**INFORMATION:**
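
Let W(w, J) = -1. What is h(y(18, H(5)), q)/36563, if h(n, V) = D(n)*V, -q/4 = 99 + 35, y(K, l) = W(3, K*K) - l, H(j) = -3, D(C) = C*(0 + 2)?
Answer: -2144/36563 ≈ -0.058639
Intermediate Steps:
D(C) = 2*C (D(C) = C*2 = 2*C)
y(K, l) = -1 - l
q = -536 (q = -4*(99 + 35) = -4*134 = -536)
h(n, V) = 2*V*n (h(n, V) = (2*n)*V = 2*V*n)
h(y(18, H(5)), q)/36563 = (2*(-536)*(-1 - 1*(-3)))/36563 = (2*(-536)*(-1 + 3))*(1/36563) = (2*(-536)*2)*(1/36563) = -2144*1/36563 = -2144/36563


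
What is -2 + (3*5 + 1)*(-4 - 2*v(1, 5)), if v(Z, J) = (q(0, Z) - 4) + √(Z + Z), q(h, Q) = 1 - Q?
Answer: 62 - 32*√2 ≈ 16.745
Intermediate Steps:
v(Z, J) = -3 - Z + √2*√Z (v(Z, J) = ((1 - Z) - 4) + √(Z + Z) = (-3 - Z) + √(2*Z) = (-3 - Z) + √2*√Z = -3 - Z + √2*√Z)
-2 + (3*5 + 1)*(-4 - 2*v(1, 5)) = -2 + (3*5 + 1)*(-4 - 2*(-3 - 1*1 + √2*√1)) = -2 + (15 + 1)*(-4 - 2*(-3 - 1 + √2*1)) = -2 + 16*(-4 - 2*(-3 - 1 + √2)) = -2 + 16*(-4 - 2*(-4 + √2)) = -2 + 16*(-4 + (8 - 2*√2)) = -2 + 16*(4 - 2*√2) = -2 + (64 - 32*√2) = 62 - 32*√2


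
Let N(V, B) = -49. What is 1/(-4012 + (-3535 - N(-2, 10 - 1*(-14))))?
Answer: -1/7498 ≈ -0.00013337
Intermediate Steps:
1/(-4012 + (-3535 - N(-2, 10 - 1*(-14)))) = 1/(-4012 + (-3535 - 1*(-49))) = 1/(-4012 + (-3535 + 49)) = 1/(-4012 - 3486) = 1/(-7498) = -1/7498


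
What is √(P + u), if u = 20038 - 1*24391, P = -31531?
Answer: 2*I*√8971 ≈ 189.43*I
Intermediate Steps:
u = -4353 (u = 20038 - 24391 = -4353)
√(P + u) = √(-31531 - 4353) = √(-35884) = 2*I*√8971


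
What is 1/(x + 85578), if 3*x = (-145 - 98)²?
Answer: 1/105261 ≈ 9.5002e-6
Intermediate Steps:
x = 19683 (x = (-145 - 98)²/3 = (⅓)*(-243)² = (⅓)*59049 = 19683)
1/(x + 85578) = 1/(19683 + 85578) = 1/105261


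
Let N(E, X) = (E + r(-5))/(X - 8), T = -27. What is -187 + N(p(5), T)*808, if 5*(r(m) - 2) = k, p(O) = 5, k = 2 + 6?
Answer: -67469/175 ≈ -385.54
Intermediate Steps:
k = 8
r(m) = 18/5 (r(m) = 2 + (1/5)*8 = 2 + 8/5 = 18/5)
N(E, X) = (18/5 + E)/(-8 + X) (N(E, X) = (E + 18/5)/(X - 8) = (18/5 + E)/(-8 + X))
-187 + N(p(5), T)*808 = -187 + ((18/5 + 5)/(-8 - 27))*808 = -187 + ((43/5)/(-35))*808 = -187 - 1/35*43/5*808 = -187 - 43/175*808 = -187 - 34744/175 = -67469/175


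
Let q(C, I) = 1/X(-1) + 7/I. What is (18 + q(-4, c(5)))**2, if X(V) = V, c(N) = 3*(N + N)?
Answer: 267289/900 ≈ 296.99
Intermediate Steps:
c(N) = 6*N (c(N) = 3*(2*N) = 6*N)
q(C, I) = -1 + 7/I (q(C, I) = 1/(-1) + 7/I = 1*(-1) + 7/I = -1 + 7/I)
(18 + q(-4, c(5)))**2 = (18 + (7 - 6*5)/((6*5)))**2 = (18 + (7 - 1*30)/30)**2 = (18 + (7 - 30)/30)**2 = (18 + (1/30)*(-23))**2 = (18 - 23/30)**2 = (517/30)**2 = 267289/900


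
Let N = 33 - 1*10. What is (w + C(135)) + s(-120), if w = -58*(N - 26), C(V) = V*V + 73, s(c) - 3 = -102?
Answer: 18373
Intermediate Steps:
s(c) = -99 (s(c) = 3 - 102 = -99)
N = 23 (N = 33 - 10 = 23)
C(V) = 73 + V² (C(V) = V² + 73 = 73 + V²)
w = 174 (w = -58*(23 - 26) = -58*(-3) = 174)
(w + C(135)) + s(-120) = (174 + (73 + 135²)) - 99 = (174 + (73 + 18225)) - 99 = (174 + 18298) - 99 = 18472 - 99 = 18373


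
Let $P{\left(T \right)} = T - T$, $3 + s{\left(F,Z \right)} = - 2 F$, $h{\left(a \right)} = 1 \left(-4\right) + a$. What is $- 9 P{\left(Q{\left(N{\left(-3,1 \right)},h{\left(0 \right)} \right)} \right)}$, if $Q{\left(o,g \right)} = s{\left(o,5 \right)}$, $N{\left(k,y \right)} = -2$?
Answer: $0$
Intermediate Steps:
$h{\left(a \right)} = -4 + a$
$s{\left(F,Z \right)} = -3 - 2 F$
$Q{\left(o,g \right)} = -3 - 2 o$
$P{\left(T \right)} = 0$
$- 9 P{\left(Q{\left(N{\left(-3,1 \right)},h{\left(0 \right)} \right)} \right)} = \left(-9\right) 0 = 0$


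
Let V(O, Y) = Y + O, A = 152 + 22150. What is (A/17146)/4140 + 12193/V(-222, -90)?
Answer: -12020921093/307599240 ≈ -39.080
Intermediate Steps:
A = 22302
V(O, Y) = O + Y
(A/17146)/4140 + 12193/V(-222, -90) = (22302/17146)/4140 + 12193/(-222 - 90) = (22302*(1/17146))*(1/4140) + 12193/(-312) = (11151/8573)*(1/4140) + 12193*(-1/312) = 1239/3943580 - 12193/312 = -12020921093/307599240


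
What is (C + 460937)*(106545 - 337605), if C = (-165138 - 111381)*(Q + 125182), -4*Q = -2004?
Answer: 8030092077332400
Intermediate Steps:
Q = 501 (Q = -¼*(-2004) = 501)
C = -34753737477 (C = (-165138 - 111381)*(501 + 125182) = -276519*125683 = -34753737477)
(C + 460937)*(106545 - 337605) = (-34753737477 + 460937)*(106545 - 337605) = -34753276540*(-231060) = 8030092077332400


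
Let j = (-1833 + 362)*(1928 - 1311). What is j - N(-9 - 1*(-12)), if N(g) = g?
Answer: -907610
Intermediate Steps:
j = -907607 (j = -1471*617 = -907607)
j - N(-9 - 1*(-12)) = -907607 - (-9 - 1*(-12)) = -907607 - (-9 + 12) = -907607 - 1*3 = -907607 - 3 = -907610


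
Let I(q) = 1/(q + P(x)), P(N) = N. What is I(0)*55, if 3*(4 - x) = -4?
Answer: 165/16 ≈ 10.313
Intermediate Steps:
x = 16/3 (x = 4 - ⅓*(-4) = 4 + 4/3 = 16/3 ≈ 5.3333)
I(q) = 1/(16/3 + q) (I(q) = 1/(q + 16/3) = 1/(16/3 + q))
I(0)*55 = (3/(16 + 3*0))*55 = (3/(16 + 0))*55 = (3/16)*55 = 165/16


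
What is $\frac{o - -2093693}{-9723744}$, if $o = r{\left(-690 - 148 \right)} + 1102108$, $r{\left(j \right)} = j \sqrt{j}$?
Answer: $- \frac{355089}{1080416} + \frac{419 i \sqrt{838}}{4861872} \approx -0.32866 + 0.0024948 i$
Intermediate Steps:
$r{\left(j \right)} = j^{\frac{3}{2}}$
$o = 1102108 - 838 i \sqrt{838}$ ($o = \left(-690 - 148\right)^{\frac{3}{2}} + 1102108 = \left(-838\right)^{\frac{3}{2}} + 1102108 = - 838 i \sqrt{838} + 1102108 = 1102108 - 838 i \sqrt{838} \approx 1.1021 \cdot 10^{6} - 24259.0 i$)
$\frac{o - -2093693}{-9723744} = \frac{\left(1102108 - 838 i \sqrt{838}\right) - -2093693}{-9723744} = \left(\left(1102108 - 838 i \sqrt{838}\right) + 2093693\right) \left(- \frac{1}{9723744}\right) = \left(3195801 - 838 i \sqrt{838}\right) \left(- \frac{1}{9723744}\right) = - \frac{355089}{1080416} + \frac{419 i \sqrt{838}}{4861872}$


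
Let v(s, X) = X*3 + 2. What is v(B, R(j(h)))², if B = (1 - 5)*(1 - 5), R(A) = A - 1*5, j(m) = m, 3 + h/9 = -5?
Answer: 52441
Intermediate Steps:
h = -72 (h = -27 + 9*(-5) = -27 - 45 = -72)
R(A) = -5 + A (R(A) = A - 5 = -5 + A)
B = 16 (B = -4*(-4) = 16)
v(s, X) = 2 + 3*X (v(s, X) = 3*X + 2 = 2 + 3*X)
v(B, R(j(h)))² = (2 + 3*(-5 - 72))² = (2 + 3*(-77))² = (2 - 231)² = (-229)² = 52441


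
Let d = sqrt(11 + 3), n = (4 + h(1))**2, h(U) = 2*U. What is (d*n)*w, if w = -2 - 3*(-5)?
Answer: 468*sqrt(14) ≈ 1751.1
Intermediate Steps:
n = 36 (n = (4 + 2*1)**2 = (4 + 2)**2 = 6**2 = 36)
d = sqrt(14) ≈ 3.7417
w = 13 (w = -2 + 15 = 13)
(d*n)*w = (sqrt(14)*36)*13 = (36*sqrt(14))*13 = 468*sqrt(14)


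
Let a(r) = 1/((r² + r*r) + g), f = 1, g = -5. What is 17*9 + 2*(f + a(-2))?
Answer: 467/3 ≈ 155.67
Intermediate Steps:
a(r) = 1/(-5 + 2*r²) (a(r) = 1/((r² + r*r) - 5) = 1/((r² + r²) - 5) = 1/(2*r² - 5) = 1/(-5 + 2*r²))
17*9 + 2*(f + a(-2)) = 17*9 + 2*(1 + 1/(-5 + 2*(-2)²)) = 153 + 2*(1 + 1/(-5 + 2*4)) = 153 + 2*(1 + 1/(-5 + 8)) = 153 + 2*(1 + 1/3) = 153 + 2*(1 + ⅓) = 153 + 2*(4/3) = 153 + 8/3 = 467/3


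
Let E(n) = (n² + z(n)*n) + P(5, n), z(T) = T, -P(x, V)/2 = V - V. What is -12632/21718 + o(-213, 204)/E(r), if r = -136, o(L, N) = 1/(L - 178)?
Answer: -91353826411/157063186048 ≈ -0.58164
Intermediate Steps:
o(L, N) = 1/(-178 + L)
P(x, V) = 0 (P(x, V) = -2*(V - V) = -2*0 = 0)
E(n) = 2*n² (E(n) = (n² + n*n) + 0 = (n² + n²) + 0 = 2*n² + 0 = 2*n²)
-12632/21718 + o(-213, 204)/E(r) = -12632/21718 + 1/((-178 - 213)*((2*(-136)²))) = -12632*1/21718 + 1/((-391)*((2*18496))) = -6316/10859 - 1/391/36992 = -6316/10859 - 1/391*1/36992 = -6316/10859 - 1/14463872 = -91353826411/157063186048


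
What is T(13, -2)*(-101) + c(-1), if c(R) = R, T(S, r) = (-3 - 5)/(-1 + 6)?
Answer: 803/5 ≈ 160.60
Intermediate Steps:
T(S, r) = -8/5
T(13, -2)*(-101) + c(-1) = -8/5*(-101) - 1 = 808/5 - 1 = 803/5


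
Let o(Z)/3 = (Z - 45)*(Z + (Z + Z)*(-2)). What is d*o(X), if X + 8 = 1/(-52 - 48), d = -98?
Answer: 1872530541/5000 ≈ 3.7451e+5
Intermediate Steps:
X = -801/100 (X = -8 + 1/(-52 - 48) = -8 + 1/(-100) = -8 - 1/100 = -801/100 ≈ -8.0100)
o(Z) = -9*Z*(-45 + Z) (o(Z) = 3*((Z - 45)*(Z + (Z + Z)*(-2))) = 3*((-45 + Z)*(Z + (2*Z)*(-2))) = 3*((-45 + Z)*(Z - 4*Z)) = 3*((-45 + Z)*(-3*Z)) = 3*(-3*Z*(-45 + Z)) = -9*Z*(-45 + Z))
d*o(X) = -882*(-801)*(45 - 1*(-801/100))/100 = -882*(-801)*(45 + 801/100)/100 = -882*(-801)*5301/(100*100) = -98*(-38214909/10000) = 1872530541/5000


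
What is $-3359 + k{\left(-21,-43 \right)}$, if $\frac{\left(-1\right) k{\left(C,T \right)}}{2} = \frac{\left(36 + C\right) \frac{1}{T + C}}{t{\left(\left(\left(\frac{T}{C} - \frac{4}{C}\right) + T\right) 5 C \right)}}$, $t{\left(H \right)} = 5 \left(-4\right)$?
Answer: $- \frac{429955}{128} \approx -3359.0$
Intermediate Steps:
$t{\left(H \right)} = -20$
$k{\left(C,T \right)} = \frac{36 + C}{10 \left(C + T\right)}$ ($k{\left(C,T \right)} = - 2 \frac{\left(36 + C\right) \frac{1}{T + C}}{-20} = - 2 \frac{36 + C}{C + T} \left(- \frac{1}{20}\right) = - 2 \left(- \frac{36 + C}{20 \left(C + T\right)}\right) = \frac{36 + C}{10 \left(C + T\right)}$)
$-3359 + k{\left(-21,-43 \right)} = -3359 + \frac{36 - 21}{10 \left(-21 - 43\right)} = -3359 + \frac{1}{10} \frac{1}{-64} \cdot 15 = -3359 + \frac{1}{10} \left(- \frac{1}{64}\right) 15 = -3359 - \frac{3}{128} = - \frac{429955}{128}$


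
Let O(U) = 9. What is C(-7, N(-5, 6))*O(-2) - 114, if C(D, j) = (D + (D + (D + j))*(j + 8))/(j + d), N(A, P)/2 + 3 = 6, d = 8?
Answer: -381/2 ≈ -190.50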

**WHAT TO WORK ON:** Lines from the first one above through the line containing "Answer: -1/7498 ≈ -0.00013337" are to be retyped exactly, both included, and nothing more.

**OUTPUT OF THE TASK:**
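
Let W(w, J) = -1. What is h(y(18, H(5)), q)/36563, if h(n, V) = D(n)*V, -q/4 = 99 + 35, y(K, l) = W(3, K*K) - l, H(j) = -3, D(C) = C*(0 + 2)?
Answer: -2144/36563 ≈ -0.058639
Intermediate Steps:
D(C) = 2*C (D(C) = C*2 = 2*C)
y(K, l) = -1 - l
q = -536 (q = -4*(99 + 35) = -4*134 = -536)
h(n, V) = 2*V*n (h(n, V) = (2*n)*V = 2*V*n)
h(y(18, H(5)), q)/36563 = (2*(-536)*(-1 - 1*(-3)))/36563 = (2*(-536)*(-1 + 3))*(1/36563) = (2*(-536)*2)*(1/36563) = -2144*1/36563 = -2144/36563


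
What is -2 + (3*5 + 1)*(-4 - 2*v(1, 5)), if v(Z, J) = (q(0, Z) - 4) + √(Z + Z), q(h, Q) = 1 - Q?
Answer: 62 - 32*√2 ≈ 16.745
Intermediate Steps:
v(Z, J) = -3 - Z + √2*√Z (v(Z, J) = ((1 - Z) - 4) + √(Z + Z) = (-3 - Z) + √(2*Z) = (-3 - Z) + √2*√Z = -3 - Z + √2*√Z)
-2 + (3*5 + 1)*(-4 - 2*v(1, 5)) = -2 + (3*5 + 1)*(-4 - 2*(-3 - 1*1 + √2*√1)) = -2 + (15 + 1)*(-4 - 2*(-3 - 1 + √2*1)) = -2 + 16*(-4 - 2*(-3 - 1 + √2)) = -2 + 16*(-4 - 2*(-4 + √2)) = -2 + 16*(-4 + (8 - 2*√2)) = -2 + 16*(4 - 2*√2) = -2 + (64 - 32*√2) = 62 - 32*√2


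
Let N(V, B) = -49. What is 1/(-4012 + (-3535 - N(-2, 10 - 1*(-14))))?
Answer: -1/7498 ≈ -0.00013337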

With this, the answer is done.